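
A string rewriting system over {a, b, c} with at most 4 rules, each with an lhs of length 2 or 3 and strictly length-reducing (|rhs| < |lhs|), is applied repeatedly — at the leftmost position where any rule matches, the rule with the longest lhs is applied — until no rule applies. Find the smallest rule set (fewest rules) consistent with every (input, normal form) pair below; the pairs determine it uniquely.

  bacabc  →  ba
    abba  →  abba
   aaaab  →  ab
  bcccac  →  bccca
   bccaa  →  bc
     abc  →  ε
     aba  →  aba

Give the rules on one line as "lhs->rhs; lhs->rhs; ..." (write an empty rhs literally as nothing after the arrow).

aaa->; abc->; ac->a; caa->

  | bacabc => baabc => ba
  | abba
  | aaaab => ab
  | bcccac => bccca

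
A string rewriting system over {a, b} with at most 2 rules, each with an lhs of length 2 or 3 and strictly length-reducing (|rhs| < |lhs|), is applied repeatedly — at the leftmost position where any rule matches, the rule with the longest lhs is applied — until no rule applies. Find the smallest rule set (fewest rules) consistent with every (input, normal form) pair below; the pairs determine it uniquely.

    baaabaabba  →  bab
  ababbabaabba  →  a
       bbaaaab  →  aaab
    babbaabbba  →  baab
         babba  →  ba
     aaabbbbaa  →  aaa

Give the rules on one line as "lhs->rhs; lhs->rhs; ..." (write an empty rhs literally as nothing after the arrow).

aba->b; bba->

  | baaabaabba => baababba => babbba => bab
  | ababbabaabba => bbbabaabba => bbaabba => abba => a
  | bbaaaab => aaab
  | babbaabbba => baabbba => baab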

:: Problem statement ::
Return the material in full, restating each entry word for word.

:: Result ::
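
A string rewriting system over {a, b, c} with at most 4 rules, each with an lhs of length 2 or 3 and strictly length-reducing (|rhs| < |lhs|), is applied repeatedly — at the leftmost position where any rule matches, the rule with the longest lhs is applied — until no rule applies. Find the smallest rule set (fewest rules) consistent with every (input, normal form) pair below; the pairs determine it uniquely.

  bacabc  →  ba
    abba  →  abba
   aaaab  →  ab
  bcccac  →  bccca
   bccaa  →  bc
     abc  →  ε
     aba  →  aba

Give the rules on one line as "lhs->rhs; lhs->rhs; ..." (write an empty rhs literally as nothing after the arrow).

aaa->; abc->; ac->a; caa->

  | bacabc => baabc => ba
  | abba
  | aaaab => ab
  | bcccac => bccca

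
A string rewriting system over {a, b} with at most 2 rules, each with an lhs of length 2 or 3 and strictly length-reducing (|rhs| < |lhs|), is applied repeatedly — at the leftmost position where any rule matches, the rule with the longest lhs is applied — until no rule applies. Find the smallest rule set (fewest rules) consistent with every (input, normal form) pair below; the pairs determine it uniquely.

    baaabaabba  →  bab
  ababbabaabba  →  a
       bbaaaab  →  aaab
    babbaabbba  →  baab
         babba  →  ba
     aaabbbbaa  →  aaa

Give the rules on one line as "lhs->rhs; lhs->rhs; ..." (write an empty rhs literally as nothing after the arrow).

aba->b; bba->

  | baaabaabba => baababba => babbba => bab
  | ababbabaabba => bbbabaabba => bbaabba => abba => a
  | bbaaaab => aaab
  | babbaabbba => baabbba => baab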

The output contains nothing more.